* YOUR GOAL
Return every line of the records that includes the string "organisms".

Items from a dataset
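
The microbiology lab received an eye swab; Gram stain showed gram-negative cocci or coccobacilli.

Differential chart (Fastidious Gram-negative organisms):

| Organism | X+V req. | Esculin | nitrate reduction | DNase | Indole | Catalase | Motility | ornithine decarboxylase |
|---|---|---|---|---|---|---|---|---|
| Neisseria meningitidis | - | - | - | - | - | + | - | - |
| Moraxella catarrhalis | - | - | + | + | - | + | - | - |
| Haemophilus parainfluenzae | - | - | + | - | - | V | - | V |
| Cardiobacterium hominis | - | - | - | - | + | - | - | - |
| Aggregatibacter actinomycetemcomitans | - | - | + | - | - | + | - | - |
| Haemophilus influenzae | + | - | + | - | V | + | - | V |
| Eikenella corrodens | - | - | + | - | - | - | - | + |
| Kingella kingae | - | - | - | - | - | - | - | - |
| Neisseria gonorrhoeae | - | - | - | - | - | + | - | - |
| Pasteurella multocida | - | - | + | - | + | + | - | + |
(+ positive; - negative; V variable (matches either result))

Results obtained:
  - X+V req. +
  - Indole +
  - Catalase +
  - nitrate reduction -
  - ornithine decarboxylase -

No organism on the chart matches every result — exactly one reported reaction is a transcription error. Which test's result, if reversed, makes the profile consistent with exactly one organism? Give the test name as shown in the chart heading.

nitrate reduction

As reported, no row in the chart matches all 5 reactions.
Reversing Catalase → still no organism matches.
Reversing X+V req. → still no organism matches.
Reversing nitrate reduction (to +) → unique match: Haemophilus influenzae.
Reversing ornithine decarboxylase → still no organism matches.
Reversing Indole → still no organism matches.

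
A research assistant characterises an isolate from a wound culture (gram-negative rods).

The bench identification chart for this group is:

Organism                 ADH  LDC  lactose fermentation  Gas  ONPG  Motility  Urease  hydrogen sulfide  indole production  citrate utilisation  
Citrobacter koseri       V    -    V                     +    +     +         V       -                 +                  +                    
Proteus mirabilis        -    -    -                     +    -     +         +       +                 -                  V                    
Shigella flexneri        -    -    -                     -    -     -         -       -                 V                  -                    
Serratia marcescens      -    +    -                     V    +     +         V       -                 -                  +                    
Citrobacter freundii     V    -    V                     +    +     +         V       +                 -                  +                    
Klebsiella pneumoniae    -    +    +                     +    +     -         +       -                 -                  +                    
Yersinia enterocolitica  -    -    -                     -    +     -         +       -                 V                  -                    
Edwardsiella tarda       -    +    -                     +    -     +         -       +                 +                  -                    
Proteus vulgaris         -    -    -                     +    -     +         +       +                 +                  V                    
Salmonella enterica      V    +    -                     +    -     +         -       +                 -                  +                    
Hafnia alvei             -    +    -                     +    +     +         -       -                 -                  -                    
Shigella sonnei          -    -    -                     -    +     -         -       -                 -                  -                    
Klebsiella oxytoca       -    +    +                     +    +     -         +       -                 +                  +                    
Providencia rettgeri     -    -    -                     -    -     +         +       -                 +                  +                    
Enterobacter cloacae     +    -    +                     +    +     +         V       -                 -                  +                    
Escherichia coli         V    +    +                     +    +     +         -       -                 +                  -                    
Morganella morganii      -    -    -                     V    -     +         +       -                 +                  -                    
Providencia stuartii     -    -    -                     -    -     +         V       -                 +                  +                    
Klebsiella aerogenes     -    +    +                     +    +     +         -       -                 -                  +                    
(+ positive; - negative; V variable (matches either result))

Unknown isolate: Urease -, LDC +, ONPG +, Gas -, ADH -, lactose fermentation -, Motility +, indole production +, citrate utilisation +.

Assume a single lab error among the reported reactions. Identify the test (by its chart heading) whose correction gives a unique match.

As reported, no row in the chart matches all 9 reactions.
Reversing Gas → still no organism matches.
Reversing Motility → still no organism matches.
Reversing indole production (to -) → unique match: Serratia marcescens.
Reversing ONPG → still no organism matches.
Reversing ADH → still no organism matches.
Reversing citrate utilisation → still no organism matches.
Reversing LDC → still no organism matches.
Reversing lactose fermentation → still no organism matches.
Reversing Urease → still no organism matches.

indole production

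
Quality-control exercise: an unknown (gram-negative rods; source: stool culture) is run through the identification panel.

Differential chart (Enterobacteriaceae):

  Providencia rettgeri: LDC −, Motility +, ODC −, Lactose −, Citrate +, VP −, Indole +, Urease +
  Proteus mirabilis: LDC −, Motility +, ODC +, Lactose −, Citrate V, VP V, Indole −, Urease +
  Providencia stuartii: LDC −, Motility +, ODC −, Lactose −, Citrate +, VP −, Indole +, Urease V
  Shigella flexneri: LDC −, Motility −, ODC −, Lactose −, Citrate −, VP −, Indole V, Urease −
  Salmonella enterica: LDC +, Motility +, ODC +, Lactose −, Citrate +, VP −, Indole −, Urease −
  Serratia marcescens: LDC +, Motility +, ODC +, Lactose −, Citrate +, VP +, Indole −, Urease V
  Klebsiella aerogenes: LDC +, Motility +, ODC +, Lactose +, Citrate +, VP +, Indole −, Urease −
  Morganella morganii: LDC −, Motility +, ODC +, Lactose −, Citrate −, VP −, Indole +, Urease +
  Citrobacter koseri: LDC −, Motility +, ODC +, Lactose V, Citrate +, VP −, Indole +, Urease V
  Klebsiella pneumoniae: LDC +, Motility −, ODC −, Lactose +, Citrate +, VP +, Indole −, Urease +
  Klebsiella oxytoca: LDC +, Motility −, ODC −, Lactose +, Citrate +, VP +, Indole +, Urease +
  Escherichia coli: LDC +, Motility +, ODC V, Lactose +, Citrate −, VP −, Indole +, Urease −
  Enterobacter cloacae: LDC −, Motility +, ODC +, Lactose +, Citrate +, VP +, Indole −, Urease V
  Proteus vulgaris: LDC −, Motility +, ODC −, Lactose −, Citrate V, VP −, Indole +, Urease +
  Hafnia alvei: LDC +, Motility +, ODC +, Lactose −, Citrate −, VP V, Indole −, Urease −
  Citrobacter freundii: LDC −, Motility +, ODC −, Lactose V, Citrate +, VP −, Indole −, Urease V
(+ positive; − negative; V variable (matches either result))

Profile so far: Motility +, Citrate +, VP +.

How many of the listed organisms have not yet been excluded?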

* COMPLETED TASK
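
Differential chart (Fastidious Gram-negative organisms):
How many of the listed organisms have not yet been excluded?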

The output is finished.